---------- EXTRACTED ENTRIES ----------
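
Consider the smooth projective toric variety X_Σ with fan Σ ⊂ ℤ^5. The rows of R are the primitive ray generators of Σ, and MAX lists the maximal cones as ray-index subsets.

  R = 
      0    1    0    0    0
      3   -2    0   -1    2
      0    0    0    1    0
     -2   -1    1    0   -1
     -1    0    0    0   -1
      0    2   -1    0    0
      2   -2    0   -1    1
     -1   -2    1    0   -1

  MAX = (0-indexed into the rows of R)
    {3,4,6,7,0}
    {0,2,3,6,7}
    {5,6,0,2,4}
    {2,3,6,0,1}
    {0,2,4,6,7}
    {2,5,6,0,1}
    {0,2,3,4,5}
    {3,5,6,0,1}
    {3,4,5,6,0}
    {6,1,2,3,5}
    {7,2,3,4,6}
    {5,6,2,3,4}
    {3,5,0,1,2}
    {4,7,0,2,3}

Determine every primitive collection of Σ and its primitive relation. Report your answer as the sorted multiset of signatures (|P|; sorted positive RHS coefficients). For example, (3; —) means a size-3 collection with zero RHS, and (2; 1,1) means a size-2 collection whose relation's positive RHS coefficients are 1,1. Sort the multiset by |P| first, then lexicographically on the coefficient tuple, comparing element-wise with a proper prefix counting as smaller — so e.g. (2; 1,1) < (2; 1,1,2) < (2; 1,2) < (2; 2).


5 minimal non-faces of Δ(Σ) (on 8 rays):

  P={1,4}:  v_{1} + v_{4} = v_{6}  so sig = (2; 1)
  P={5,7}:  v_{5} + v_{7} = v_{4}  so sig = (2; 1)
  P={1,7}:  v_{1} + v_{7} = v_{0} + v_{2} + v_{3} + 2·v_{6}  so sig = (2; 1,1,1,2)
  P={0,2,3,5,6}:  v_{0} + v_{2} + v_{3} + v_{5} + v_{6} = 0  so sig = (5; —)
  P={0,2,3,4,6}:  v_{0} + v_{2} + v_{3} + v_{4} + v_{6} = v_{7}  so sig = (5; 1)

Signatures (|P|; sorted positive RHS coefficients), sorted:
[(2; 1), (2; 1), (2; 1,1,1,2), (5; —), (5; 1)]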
----------
---------- EXTRACTED ENTRIES ----------
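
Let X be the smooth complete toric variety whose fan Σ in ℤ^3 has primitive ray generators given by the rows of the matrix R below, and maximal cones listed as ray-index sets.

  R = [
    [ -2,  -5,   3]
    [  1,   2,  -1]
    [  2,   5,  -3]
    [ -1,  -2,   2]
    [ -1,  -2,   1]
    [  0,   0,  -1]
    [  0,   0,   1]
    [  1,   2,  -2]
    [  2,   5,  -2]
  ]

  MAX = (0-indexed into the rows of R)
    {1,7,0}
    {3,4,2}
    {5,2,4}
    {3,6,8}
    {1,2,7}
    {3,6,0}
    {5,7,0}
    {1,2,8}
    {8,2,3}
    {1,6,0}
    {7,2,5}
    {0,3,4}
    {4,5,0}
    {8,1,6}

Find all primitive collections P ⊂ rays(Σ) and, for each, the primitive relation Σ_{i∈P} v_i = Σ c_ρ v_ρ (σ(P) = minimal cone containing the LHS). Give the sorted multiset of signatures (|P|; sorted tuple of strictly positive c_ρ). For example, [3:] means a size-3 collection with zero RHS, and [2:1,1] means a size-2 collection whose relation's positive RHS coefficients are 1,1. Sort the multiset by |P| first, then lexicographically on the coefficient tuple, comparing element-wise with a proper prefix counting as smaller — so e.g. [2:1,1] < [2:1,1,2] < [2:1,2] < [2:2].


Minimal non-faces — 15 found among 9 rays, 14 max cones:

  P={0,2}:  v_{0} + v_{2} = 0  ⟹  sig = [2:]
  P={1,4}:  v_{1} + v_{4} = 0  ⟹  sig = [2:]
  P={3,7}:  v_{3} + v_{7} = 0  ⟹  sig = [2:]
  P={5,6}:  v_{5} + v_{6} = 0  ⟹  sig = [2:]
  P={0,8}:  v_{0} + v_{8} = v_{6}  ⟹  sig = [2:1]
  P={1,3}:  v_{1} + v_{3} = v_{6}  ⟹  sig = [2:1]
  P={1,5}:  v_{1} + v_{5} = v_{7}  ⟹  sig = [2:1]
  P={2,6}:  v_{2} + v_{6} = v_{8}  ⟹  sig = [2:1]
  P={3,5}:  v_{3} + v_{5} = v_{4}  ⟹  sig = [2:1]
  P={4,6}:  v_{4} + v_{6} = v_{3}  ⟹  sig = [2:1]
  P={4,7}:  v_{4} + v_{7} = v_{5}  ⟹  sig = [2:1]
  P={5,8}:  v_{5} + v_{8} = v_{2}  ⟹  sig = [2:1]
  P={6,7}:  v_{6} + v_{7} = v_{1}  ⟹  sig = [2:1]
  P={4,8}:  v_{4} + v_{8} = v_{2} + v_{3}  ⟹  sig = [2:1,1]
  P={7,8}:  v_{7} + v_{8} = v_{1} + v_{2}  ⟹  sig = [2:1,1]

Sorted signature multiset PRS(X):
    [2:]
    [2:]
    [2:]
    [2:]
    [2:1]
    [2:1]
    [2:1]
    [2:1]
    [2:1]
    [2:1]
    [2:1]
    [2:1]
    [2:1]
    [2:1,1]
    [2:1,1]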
----------
---------- EXTRACTED ENTRIES ----------
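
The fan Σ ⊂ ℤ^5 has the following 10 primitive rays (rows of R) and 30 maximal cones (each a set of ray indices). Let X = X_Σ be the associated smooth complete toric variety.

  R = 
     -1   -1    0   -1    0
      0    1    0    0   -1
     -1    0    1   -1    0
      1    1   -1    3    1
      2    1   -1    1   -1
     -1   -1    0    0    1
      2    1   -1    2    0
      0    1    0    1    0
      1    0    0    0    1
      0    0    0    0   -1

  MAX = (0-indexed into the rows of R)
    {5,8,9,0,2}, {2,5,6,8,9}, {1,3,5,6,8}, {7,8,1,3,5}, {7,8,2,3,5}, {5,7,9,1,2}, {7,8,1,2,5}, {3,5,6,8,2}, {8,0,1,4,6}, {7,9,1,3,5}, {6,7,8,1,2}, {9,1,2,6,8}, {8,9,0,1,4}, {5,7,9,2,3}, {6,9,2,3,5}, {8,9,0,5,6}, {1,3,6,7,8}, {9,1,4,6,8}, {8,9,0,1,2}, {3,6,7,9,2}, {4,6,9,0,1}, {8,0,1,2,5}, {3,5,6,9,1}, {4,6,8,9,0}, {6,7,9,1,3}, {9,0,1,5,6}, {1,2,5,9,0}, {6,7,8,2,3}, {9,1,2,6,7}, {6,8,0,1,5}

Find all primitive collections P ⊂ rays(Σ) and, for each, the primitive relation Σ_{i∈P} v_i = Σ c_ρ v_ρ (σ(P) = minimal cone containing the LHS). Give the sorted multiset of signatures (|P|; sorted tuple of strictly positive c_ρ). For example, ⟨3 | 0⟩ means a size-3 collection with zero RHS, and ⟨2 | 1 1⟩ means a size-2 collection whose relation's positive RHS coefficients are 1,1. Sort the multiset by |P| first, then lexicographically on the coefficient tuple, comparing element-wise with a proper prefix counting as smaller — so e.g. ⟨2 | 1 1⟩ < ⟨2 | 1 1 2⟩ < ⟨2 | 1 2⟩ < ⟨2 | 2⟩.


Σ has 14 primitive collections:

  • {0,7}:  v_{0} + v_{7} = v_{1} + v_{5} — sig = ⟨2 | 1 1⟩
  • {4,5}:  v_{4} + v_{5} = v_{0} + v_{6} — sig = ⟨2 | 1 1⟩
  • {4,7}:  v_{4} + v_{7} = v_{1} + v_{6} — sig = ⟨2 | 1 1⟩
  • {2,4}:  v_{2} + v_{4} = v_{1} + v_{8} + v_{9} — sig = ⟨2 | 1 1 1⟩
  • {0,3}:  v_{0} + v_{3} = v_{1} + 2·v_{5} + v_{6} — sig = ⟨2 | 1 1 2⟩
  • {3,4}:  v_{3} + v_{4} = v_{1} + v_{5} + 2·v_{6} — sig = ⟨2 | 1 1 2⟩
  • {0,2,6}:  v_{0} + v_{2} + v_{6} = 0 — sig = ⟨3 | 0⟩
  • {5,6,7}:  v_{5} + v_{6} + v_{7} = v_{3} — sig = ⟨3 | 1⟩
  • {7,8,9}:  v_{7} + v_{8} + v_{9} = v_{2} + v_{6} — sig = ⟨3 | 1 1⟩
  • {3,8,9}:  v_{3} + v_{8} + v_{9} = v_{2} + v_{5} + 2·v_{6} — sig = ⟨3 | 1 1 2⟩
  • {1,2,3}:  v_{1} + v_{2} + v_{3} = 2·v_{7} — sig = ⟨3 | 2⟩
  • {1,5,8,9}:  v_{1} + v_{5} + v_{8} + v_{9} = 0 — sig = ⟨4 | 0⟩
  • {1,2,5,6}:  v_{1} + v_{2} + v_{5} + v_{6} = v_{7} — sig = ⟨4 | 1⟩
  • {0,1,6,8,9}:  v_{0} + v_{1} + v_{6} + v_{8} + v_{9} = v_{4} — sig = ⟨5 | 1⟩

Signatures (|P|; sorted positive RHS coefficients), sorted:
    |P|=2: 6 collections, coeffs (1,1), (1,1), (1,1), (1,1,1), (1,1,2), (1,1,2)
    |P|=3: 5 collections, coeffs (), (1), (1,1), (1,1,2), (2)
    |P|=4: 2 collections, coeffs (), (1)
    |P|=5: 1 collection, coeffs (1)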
----------
■ **WORK INSTRUCTION**: In the entries, find every line holding "complete" and copy it.

■ **OUTPUT**:
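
Let X be the smooth complete toric variety whose fan Σ in ℤ^3 has primitive ray generators given by the rows of the matrix R below, and maximal cones listed as ray-index sets.
The fan Σ ⊂ ℤ^5 has the following 10 primitive rays (rows of R) and 30 maximal cones (each a set of ray indices). Let X = X_Σ be the associated smooth complete toric variety.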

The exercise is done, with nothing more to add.